WHAT IS BEING ASKED
Below are records; report the number of lines among them that include the word "given", and nothing further.

Saved entries
=== Section Start ===

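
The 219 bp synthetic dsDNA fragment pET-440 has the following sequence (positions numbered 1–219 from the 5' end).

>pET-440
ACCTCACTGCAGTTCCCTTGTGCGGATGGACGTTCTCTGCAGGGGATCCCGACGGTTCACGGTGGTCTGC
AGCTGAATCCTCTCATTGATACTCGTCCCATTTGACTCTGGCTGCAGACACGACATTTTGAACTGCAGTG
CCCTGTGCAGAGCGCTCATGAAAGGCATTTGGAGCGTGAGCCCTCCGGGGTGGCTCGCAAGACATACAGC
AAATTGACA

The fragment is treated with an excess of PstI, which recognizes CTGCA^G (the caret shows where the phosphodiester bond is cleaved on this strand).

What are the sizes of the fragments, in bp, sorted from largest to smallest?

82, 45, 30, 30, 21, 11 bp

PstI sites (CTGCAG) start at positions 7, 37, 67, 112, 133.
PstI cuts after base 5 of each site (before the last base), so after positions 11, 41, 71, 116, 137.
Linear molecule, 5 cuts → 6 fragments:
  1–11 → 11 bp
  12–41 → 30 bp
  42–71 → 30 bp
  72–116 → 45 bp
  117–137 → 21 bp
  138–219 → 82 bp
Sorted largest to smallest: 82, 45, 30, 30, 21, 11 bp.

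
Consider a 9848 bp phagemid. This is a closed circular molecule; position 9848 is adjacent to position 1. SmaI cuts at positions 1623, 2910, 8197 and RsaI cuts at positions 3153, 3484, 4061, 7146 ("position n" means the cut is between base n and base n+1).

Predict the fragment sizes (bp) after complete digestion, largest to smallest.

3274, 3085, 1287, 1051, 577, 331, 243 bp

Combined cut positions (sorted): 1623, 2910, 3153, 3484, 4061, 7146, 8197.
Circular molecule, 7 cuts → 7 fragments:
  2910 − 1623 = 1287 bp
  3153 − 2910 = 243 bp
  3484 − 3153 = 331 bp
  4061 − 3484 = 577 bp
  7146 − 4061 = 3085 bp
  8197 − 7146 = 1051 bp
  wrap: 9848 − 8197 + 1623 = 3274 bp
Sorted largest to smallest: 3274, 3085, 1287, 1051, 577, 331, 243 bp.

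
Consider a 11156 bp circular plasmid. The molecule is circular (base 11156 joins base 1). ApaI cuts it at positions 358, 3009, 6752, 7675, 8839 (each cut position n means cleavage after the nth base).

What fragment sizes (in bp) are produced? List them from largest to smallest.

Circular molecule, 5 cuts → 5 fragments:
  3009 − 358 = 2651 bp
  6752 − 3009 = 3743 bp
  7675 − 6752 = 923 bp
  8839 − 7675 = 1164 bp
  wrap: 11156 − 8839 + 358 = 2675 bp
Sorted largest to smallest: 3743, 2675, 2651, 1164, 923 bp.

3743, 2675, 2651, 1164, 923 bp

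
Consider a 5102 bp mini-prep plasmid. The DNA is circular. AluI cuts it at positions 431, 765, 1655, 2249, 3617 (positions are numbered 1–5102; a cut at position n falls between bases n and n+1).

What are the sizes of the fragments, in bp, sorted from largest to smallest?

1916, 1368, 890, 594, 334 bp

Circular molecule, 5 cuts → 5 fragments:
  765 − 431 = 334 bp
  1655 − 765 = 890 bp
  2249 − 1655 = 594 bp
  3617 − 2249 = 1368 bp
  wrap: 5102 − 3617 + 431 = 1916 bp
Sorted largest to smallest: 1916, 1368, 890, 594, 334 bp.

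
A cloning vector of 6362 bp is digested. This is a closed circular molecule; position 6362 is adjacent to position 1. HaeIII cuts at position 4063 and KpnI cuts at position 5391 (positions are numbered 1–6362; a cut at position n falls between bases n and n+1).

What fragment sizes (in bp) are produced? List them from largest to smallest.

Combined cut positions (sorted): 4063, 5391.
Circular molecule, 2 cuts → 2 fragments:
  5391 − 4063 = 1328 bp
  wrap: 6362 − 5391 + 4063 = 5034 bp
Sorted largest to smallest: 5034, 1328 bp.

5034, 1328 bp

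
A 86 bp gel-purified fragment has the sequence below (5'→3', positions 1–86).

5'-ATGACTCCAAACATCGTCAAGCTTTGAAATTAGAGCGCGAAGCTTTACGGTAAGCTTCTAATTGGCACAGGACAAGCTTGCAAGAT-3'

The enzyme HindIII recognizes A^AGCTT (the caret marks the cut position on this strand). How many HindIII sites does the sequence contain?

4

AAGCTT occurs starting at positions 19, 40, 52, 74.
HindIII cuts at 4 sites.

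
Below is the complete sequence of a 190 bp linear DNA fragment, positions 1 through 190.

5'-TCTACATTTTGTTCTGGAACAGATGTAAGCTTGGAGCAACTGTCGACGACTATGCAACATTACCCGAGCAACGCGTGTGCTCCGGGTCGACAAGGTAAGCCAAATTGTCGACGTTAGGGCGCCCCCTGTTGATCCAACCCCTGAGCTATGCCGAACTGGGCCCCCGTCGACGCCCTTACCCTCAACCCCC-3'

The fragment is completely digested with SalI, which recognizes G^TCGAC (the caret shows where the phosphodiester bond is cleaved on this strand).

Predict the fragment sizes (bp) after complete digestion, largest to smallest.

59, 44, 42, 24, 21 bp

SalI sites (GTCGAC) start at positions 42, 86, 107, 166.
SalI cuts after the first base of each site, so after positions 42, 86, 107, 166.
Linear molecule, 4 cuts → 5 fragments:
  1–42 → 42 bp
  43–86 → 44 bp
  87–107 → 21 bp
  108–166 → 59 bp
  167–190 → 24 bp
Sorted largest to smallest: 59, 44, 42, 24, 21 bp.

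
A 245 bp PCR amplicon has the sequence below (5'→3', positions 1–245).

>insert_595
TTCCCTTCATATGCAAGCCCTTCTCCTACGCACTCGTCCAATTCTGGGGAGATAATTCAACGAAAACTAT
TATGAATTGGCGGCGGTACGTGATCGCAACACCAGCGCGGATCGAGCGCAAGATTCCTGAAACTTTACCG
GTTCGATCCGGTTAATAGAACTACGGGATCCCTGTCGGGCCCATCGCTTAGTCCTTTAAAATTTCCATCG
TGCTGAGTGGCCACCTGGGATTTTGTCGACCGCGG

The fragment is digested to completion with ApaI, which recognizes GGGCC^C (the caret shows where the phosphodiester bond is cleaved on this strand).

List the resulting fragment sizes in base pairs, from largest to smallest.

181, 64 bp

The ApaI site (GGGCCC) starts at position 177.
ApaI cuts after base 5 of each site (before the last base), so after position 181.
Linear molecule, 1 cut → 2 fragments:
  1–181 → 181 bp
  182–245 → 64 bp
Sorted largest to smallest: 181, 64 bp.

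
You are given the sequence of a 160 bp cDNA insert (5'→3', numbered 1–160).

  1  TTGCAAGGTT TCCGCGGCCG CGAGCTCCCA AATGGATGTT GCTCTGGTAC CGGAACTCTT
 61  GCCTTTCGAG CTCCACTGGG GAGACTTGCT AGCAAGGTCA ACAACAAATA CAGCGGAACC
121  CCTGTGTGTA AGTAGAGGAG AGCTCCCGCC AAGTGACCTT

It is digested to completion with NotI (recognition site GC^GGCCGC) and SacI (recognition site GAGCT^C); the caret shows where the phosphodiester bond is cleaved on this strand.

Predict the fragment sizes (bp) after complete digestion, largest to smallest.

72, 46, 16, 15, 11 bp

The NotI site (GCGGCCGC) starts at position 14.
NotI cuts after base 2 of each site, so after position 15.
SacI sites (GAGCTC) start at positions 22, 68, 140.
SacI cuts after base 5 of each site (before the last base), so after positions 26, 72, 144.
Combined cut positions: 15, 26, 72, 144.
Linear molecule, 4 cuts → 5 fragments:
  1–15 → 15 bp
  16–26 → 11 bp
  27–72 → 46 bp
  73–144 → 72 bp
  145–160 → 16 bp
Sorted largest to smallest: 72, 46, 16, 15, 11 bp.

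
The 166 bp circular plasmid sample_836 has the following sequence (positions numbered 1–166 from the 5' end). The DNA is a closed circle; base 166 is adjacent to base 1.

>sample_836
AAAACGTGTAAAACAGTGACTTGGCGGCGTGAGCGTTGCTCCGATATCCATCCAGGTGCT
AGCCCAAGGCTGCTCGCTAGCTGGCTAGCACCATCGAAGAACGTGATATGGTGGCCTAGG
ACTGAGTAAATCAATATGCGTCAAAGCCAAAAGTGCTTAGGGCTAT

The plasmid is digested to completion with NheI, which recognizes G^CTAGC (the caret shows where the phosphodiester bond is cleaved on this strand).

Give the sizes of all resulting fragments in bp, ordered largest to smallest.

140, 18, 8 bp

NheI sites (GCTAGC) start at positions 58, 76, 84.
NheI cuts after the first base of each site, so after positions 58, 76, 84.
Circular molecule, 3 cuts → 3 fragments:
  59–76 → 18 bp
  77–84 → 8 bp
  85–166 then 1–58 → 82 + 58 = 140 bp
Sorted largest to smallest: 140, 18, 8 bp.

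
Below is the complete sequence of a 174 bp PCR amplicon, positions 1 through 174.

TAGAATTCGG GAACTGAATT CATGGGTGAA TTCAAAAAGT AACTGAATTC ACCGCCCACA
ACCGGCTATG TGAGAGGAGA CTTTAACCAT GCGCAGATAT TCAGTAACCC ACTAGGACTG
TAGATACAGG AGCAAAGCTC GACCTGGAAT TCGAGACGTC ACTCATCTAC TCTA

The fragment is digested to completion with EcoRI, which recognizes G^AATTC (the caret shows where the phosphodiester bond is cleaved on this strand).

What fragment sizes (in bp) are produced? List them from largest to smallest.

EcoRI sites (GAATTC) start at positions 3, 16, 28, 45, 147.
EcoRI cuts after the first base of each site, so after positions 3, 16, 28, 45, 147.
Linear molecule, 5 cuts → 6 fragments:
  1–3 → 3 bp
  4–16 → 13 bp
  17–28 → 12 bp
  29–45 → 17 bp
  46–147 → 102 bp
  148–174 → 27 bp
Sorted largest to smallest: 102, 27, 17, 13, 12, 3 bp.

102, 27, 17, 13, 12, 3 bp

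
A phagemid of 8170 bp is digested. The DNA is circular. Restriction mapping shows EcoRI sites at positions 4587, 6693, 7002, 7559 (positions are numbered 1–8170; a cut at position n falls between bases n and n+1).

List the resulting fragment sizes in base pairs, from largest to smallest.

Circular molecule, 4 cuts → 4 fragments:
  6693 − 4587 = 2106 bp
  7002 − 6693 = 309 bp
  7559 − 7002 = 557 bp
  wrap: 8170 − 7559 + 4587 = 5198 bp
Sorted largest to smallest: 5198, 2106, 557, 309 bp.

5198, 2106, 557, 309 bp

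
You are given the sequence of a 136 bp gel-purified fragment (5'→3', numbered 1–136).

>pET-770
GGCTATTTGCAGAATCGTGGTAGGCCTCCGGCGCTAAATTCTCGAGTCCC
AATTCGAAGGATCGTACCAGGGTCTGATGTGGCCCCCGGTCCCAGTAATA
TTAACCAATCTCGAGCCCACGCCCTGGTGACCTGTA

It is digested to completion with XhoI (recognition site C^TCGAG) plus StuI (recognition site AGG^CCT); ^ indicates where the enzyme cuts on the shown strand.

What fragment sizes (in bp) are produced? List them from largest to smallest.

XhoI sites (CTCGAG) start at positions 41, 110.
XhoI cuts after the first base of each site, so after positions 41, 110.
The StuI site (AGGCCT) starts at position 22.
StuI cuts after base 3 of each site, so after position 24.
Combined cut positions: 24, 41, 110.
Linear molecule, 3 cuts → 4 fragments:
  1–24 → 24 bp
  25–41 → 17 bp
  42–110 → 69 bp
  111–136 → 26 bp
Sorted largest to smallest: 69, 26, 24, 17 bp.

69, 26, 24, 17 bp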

=== Section End ===

ANSWER
2